*** Begin section ***
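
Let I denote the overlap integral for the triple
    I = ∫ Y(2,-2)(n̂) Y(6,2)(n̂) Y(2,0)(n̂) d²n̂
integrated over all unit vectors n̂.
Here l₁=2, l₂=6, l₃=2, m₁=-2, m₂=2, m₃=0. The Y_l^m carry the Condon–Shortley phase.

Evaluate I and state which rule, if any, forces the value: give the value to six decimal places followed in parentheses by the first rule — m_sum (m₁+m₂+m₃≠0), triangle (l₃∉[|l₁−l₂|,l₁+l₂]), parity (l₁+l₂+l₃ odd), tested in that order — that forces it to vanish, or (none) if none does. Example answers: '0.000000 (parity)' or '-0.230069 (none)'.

0.000000 (triangle)

l₃=2 ∉ [4,8] — triangle fails ⇒ I = 0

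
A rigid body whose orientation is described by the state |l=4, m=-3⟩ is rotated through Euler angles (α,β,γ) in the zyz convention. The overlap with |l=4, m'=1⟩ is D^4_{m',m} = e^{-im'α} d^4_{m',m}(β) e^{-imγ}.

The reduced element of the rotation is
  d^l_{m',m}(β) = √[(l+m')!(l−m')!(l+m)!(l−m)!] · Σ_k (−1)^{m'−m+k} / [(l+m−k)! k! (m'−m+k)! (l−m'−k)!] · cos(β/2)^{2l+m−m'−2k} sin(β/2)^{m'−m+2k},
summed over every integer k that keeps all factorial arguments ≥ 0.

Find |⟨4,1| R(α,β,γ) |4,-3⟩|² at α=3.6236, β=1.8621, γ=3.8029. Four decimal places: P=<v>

D^4_{1,-3}(3.6236,1.8621,3.8029) = e^{-i·1·3.6236}·d^4_{1,-3}(1.8621)·e^{-i·-3·3.8029}. Compute d first:
Half-angle: c=0.596992, s=0.802247. N=√(120·6·1·5040)=1904.940944
k: max(0,(-3)−(1))=0 … min(4+(-3),4−(1))=1
  k=0: (−1)^4·1904.9409/(144)·0.5970^4·0.8022^4 = +0.696027
  k=1: (−1)^5·1904.9409/(240)·0.5970^2·0.8022^6 = -0.754148
d^4_{1,-3}(1.8621) = +0.696027 -0.754148 = -0.058121
|D^4_{1,-3}|² = |d^4_{1,-3}(β)|² = (-0.058121)² = 0.003378 (the z-rotation phases have unit modulus)

P=0.0034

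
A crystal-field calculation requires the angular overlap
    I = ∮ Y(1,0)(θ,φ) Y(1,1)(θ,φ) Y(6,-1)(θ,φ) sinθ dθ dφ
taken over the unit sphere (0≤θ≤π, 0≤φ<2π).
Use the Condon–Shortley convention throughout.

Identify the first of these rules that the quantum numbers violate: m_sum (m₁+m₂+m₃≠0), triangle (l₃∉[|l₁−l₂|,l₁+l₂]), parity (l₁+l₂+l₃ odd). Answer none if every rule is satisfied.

azimuthal sum: 0 + 1 − 1 = 0  ✓
l₃ must lie in [0,2]; have l₃=6  ✗
L = 1 + 1 + 6 = 8 (even)

triangle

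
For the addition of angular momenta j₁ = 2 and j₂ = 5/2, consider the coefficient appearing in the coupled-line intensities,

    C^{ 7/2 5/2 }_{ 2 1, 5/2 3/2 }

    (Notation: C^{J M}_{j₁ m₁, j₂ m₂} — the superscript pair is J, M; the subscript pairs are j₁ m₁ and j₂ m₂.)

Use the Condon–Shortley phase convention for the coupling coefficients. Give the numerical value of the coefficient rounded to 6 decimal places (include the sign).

j₁+j₂−J=1  J+j₁−j₂=3  J−j₁+j₂=4  j₁+j₂+J+1=9
(j₁±m₁, j₂±m₂, J±M) = (3,1,4,1,6,1)
P² = 2304/7
sum k=0..1:
  [0] +1/48 = 1/48
  [1] −1/36 = -1/36
S = -1/144
C² = P²·S² = 1/63 ; C = -0.125988

-0.125988  (= −√(1/63))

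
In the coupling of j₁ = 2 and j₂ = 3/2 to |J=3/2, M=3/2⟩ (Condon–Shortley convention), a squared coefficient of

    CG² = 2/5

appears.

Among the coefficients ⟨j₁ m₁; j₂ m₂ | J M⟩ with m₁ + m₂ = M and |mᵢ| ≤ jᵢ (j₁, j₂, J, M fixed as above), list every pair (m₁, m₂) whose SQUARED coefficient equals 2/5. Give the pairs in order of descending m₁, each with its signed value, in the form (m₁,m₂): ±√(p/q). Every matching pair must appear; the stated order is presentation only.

Admissible pairs with m₁+m₂ = M = 3/2: (0,3/2), (1,1/2), (2,-1/2)
  (m₁,m₂)=(2,-1/2): CG² = 2/5, CG = +√(2/5)   ← matches the target
  (m₁,m₂)=(1,1/2): CG² = 2/5, CG = −√(2/5)   ← matches the target
  (m₁,m₂)=(0,3/2): CG² = 1/5, CG = +√(1/5)
Pairs with CG² = 2/5: (2,-1/2): +√(2/5); (1,1/2): −√(2/5)

(2,-1/2): +√(2/5); (1,1/2): −√(2/5)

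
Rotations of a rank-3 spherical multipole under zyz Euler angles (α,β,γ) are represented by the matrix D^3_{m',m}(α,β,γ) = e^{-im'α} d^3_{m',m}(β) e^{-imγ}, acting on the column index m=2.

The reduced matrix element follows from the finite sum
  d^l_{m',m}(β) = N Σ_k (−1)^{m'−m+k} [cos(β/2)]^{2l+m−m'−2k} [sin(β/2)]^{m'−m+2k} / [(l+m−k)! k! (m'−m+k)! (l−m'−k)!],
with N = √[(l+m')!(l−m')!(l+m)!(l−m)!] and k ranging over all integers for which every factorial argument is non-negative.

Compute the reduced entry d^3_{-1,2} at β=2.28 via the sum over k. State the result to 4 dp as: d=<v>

d^3_{-1,2}(β=2.2800) via the finite sum:
c=cos(2.280000/2)=0.417595, s=sin(2.280000/2)=0.908633; N=√[2·24·120·1]=75.894664
Admissible k: 3..4 (factorial args all ≥0)
  k=3: (−1)^0·75.8947/(12)·0.4176^3·0.9086^3 = +0.345510
  k=4: (−1)^1·75.8947/(24)·0.4176^1·0.9086^5 = -0.817897
d^3_{-1,2}(2.2800) = +0.345510 -0.817897 = -0.472387

d=-0.4724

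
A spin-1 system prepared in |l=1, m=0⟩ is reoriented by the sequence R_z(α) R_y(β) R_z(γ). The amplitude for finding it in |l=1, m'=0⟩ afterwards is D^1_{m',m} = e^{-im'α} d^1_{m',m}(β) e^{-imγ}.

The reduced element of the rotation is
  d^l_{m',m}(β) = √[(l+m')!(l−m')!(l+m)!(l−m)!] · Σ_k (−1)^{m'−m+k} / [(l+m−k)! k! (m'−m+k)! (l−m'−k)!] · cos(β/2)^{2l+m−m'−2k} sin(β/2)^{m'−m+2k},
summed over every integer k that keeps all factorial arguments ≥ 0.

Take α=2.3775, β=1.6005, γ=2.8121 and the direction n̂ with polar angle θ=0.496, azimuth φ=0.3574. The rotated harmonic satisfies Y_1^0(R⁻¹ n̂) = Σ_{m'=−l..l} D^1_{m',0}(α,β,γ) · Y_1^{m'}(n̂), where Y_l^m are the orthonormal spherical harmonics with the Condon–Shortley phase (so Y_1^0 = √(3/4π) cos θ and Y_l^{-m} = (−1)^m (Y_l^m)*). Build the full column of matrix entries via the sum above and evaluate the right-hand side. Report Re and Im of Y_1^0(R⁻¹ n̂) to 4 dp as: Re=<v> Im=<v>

Need the full column D^1_{m',0} for m'=−1..1 at α=2.3775, β=1.6005, γ=2.8121.
cos(β/2)=0.696527, sin(β/2)=0.717530
d^1_{-1,0}: single k=1 term ⇒ +0.706795;  D = -0.510313+0.489019i
d^1_{0,0}: k∈[0..1] ⇒ +0.485150 -0.514850 = -0.029699;  D = -0.029699+0.000000i
d^1_{1,0}: single k=0 term ⇒ -0.706795;  D = +0.510313+0.489019i
Y_1^{m'}(θ=0.496,φ=0.3574) and Σ D·Y over m':
  (-0.5103+0.4890i)·(+0.1540-0.0575i)  (-0.0297+0.0000i)·(+0.4297+0.0000i)  (+0.5103+0.4890i)·(-0.1540-0.0575i)
Y_1^0(R⁻¹ n̂) = -0.113715+0.000000i

Re=-0.1137 Im=0.0000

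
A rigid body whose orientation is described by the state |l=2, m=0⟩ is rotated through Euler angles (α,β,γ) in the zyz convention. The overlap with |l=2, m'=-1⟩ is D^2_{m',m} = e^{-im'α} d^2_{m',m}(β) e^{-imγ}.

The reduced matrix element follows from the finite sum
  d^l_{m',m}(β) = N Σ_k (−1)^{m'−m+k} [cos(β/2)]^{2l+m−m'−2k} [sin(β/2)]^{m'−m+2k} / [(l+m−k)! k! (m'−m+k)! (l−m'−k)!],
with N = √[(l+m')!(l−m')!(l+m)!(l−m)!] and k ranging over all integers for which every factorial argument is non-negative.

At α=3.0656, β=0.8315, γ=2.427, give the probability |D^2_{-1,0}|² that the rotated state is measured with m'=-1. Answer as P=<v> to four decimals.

Split into d^2_{-1,0}(β=0.8315) × two z-phases.
c=cos(0.831500/2)=0.914814, s=sin(0.831500/2)=0.403876; N=√[1·6·2·2]=4.898979
Admissible k: 1..2 (factorial args all ≥0)
  k=1: (−1)^0·4.8990/(2)·0.9148^3·0.4039^1 = +0.757394
  k=2: (−1)^1·4.8990/(2)·0.9148^1·0.4039^3 = -0.147623
d^2_{-1,0}(0.8315) = +0.757394 -0.147623 = +0.609771
|D^2_{-1,0}|² = |d^2_{-1,0}(β)|² = (+0.609771)² = 0.371821 (the z-rotation phases have unit modulus)

P=0.3718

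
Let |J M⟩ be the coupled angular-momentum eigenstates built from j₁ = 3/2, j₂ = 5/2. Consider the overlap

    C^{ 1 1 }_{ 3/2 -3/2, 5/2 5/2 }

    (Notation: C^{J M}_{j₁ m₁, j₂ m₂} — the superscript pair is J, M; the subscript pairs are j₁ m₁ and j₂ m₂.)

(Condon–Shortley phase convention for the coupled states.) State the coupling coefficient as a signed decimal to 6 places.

−√(1/2) = -0.707107

j₁+j₂−J=3  J+j₁−j₂=0  J−j₁+j₂=2  j₁+j₂+J+1=6
(j₁±m₁, j₂±m₂, J±M) = (0,3,5,0,2,0)
P² = 72
sum k=3..3:
  [3] −1/12 = -1/12
S = -1/12
C² = P²·S² = 1/2 ; C = -0.707107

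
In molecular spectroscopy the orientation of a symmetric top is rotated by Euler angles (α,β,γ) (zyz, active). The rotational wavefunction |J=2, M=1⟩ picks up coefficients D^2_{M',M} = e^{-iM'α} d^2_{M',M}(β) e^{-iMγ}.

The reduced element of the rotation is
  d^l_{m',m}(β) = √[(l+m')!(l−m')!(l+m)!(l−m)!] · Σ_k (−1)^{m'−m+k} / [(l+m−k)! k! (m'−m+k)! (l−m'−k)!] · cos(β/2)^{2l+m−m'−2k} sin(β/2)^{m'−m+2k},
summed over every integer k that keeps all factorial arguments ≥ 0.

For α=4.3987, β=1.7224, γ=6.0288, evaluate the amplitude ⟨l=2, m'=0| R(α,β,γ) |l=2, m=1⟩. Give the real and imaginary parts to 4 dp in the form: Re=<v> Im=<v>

Re=-0.1770 Im=-0.0460

Split into d^2_{0,1}(β=1.7224) × two z-phases.
Half-angle: c=0.651528, s=0.758625. N=√(2·2·6·1)=4.898979
Admissible k: 1..2 (factorial args all ≥0)
  k=1: (−1)^0·4.8990/(2)·0.6515^3·0.7586^1 = +0.513927
  k=2: (−1)^1·4.8990/(2)·0.6515^1·0.7586^3 = -0.696771
d^2_{0,1}(1.7224) = +0.513927 -0.696771 = -0.182844
D = (+1.000000+0.000000i)·(-0.182844)·(+0.967818+0.251651i) = -0.176960-0.046013i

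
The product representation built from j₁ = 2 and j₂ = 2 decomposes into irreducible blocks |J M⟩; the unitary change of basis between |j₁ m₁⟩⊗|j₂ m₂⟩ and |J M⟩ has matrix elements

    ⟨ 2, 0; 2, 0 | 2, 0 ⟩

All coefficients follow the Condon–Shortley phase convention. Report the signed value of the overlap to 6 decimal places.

j₁+j₂−J=2  J+j₁−j₂=2  J−j₁+j₂=2  j₁+j₂+J+1=7
(j₁±m₁, j₂±m₂, J±M) = (2,2,2,2,2,2)
P² = 32/63
sum k=0..2:
  [0] +1/8 = 1/8
  [1] −1/1 = -1
  [2] +1/8 = 1/8
S = -3/4
C² = P²·S² = 2/7 ; C = -0.534522

-0.534522  (= −√(2/7))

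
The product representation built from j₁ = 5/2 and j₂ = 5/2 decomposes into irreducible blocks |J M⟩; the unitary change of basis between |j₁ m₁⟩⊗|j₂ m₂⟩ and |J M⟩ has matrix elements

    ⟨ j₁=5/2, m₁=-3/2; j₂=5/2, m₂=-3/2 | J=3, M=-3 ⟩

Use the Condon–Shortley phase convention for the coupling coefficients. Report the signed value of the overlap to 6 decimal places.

j₁+j₂−J=2  J+j₁−j₂=3  J−j₁+j₂=3  j₁+j₂+J+1=9
(j₁±m₁, j₂±m₂, J±M) = (1,4,1,4,0,6)
P² = 576
sum k=1..1:
  [1] −1/36 = -1/36
S = -1/36
C² = P²·S² = 4/9 ; C = -0.666667

−√(4/9) ≈ -0.666667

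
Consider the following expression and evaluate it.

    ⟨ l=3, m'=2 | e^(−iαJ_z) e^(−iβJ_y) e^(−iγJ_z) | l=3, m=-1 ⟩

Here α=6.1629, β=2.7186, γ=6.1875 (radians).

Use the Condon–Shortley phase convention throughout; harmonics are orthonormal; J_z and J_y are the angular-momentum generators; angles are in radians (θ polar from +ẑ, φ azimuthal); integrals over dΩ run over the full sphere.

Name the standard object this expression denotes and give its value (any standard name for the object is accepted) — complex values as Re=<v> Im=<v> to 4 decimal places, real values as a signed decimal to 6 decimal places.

Wigner D-matrix element, Re=0.5328 Im=0.0777

This is a Wigner D-matrix element — the rotation-matrix element ⟨l m'| R(α,β,γ) |l m⟩ in the angular-momentum basis.
D^3_{2,-1}(6.1629,2.7186,6.1875) = e^{-i·2·6.1629}·d^3_{2,-1}(2.7186)·e^{-i·-1·6.1875}. Compute d first:
c=cos(2.718600/2)=0.209923, s=sin(2.718600/2)=0.977718; N=√[120·1·2·24]=75.894664
k: max(0,(-1)−(2))=0 … min(3+(-1),3−(2))=1
  k=0: (−1)^3·75.8947/(12)·0.2099^3·0.9777^3 = -0.054683
  k=1: (−1)^4·75.8947/(24)·0.2099^1·0.9777^5 = +0.593100
d^3_{2,-1}(2.7186) = -0.054683 +0.593100 = +0.538417
Phases: e^{-i·(2)·6.1629}=+0.971202+0.238257i, e^{-i·(-1)·6.1875}=+0.995426-0.095539i ⇒ D=+0.532776+0.077736i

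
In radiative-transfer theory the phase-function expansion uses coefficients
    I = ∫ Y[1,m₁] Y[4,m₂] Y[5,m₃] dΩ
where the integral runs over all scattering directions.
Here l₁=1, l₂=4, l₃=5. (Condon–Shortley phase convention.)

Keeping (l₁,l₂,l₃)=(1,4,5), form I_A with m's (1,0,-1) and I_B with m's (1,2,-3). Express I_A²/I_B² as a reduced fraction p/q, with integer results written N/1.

l's match ⇒ only the (l;m) 3-j factors differ between A and B.
A: triangle coeff Δ(1,4,5) = 1/495; Σ_t [0,0]: t=0:+1/1152 = 1/1152; (3j)²=1/33 [(1 4 5; 1 0 -1)], sign=+1
B: triangle coeff Δ(1,4,5) = 1/495; Σ_t [0,0]: t=0:+1/2880 = 1/2880; (3j)²=28/495 [(1 4 5; 1 2 -3)], sign=+1
I_A²/I_B² = (1/33)/(28/495) = 15/28

15/28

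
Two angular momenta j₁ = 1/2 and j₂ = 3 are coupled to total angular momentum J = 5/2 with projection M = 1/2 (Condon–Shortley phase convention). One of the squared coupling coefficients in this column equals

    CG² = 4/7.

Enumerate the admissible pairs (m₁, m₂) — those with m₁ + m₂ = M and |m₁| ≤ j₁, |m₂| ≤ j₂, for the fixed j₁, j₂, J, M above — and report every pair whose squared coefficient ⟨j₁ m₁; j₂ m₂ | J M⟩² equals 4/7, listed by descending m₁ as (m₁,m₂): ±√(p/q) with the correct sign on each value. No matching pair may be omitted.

(-1/2,1): −√(4/7)

Admissible pairs with m₁+m₂ = M = 1/2: (-1/2,1), (1/2,0)
  (m₁,m₂)=(1/2,0): CG² = 3/7, CG = +√(3/7)
  (m₁,m₂)=(-1/2,1): CG² = 4/7, CG = −√(4/7)   ← matches the target
Pairs with CG² = 4/7: (-1/2,1): −√(4/7)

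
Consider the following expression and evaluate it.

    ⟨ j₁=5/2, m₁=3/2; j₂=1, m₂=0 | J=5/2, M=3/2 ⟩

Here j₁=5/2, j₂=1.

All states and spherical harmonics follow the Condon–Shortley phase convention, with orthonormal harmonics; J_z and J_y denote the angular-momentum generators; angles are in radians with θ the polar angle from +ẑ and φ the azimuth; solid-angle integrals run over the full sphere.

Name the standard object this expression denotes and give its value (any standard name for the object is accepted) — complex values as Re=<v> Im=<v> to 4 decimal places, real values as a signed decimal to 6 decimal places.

Clebsch–Gordan coefficient, +√(9/35) ≈ +0.507093

This is a Clebsch–Gordan (vector-coupling) coefficient.
triangle: 1!*4!*1!/7! = 24/5040
(j±m)!: 4!*1!*1!*1!*4!*1! = 576
prefactor² = (2J+1)*Δ*N² = 576/35
  k=0: +1/(0!*1!*1!*1!*3!*0!) = 1/6
  k=1: −1/(1!*0!*0!*0!*4!*1!) = -1/24
Σ = 1/8  ⇒  CG² = 576/35*(1/8)² = 9/35
CG = +√(9/35) = +0.507093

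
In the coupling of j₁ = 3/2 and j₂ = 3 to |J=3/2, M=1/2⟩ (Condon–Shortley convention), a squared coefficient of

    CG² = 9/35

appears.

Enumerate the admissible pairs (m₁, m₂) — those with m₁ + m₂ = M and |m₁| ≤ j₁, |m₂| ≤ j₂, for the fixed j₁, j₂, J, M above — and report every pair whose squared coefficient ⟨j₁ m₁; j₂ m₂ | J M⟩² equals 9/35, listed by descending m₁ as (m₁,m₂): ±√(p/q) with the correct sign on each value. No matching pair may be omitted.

Admissible pairs with m₁+m₂ = M = 1/2: (-3/2,2), (-1/2,1), (1/2,0), (3/2,-1)
  (m₁,m₂)=(3/2,-1): CG² = 4/35, CG = +√(4/35)
  (m₁,m₂)=(1/2,0): CG² = 9/35, CG = −√(9/35)   ← matches the target
  (m₁,m₂)=(-1/2,1): CG² = 12/35, CG = +√(12/35)
  (m₁,m₂)=(-3/2,2): CG² = 2/7, CG = −√(2/7)
Pairs with CG² = 9/35: (1/2,0): −√(9/35)

(1/2,0): −√(9/35)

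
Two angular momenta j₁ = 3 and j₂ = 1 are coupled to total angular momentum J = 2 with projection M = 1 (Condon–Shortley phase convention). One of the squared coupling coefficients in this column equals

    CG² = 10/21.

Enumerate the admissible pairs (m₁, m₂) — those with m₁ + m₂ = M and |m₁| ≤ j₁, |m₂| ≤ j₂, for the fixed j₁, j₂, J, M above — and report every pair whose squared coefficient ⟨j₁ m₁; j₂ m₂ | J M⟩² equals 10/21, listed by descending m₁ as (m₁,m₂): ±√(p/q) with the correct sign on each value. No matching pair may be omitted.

(2,-1): +√(10/21)

Admissible pairs with m₁+m₂ = M = 1: (0,1), (1,0), (2,-1)
  (m₁,m₂)=(2,-1): CG² = 10/21, CG = +√(10/21)   ← matches the target
  (m₁,m₂)=(1,0): CG² = 8/21, CG = −√(8/21)
  (m₁,m₂)=(0,1): CG² = 1/7, CG = +√(1/7)
Pairs with CG² = 10/21: (2,-1): +√(10/21)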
*** End section ***
Exercise aim | Filter the records for the string "elements" and copy every line that holds it.

Finished exercise |
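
The product representation built from j₁ = 2 and j₂ = 2 decomposes into irreducible blocks |J M⟩; the unitary change of basis between |j₁ m₁⟩⊗|j₂ m₂⟩ and |J M⟩ has matrix elements
The product representation built from j₁ = 5/2 and j₂ = 5/2 decomposes into irreducible blocks |J M⟩; the unitary change of basis between |j₁ m₁⟩⊗|j₂ m₂⟩ and |J M⟩ has matrix elements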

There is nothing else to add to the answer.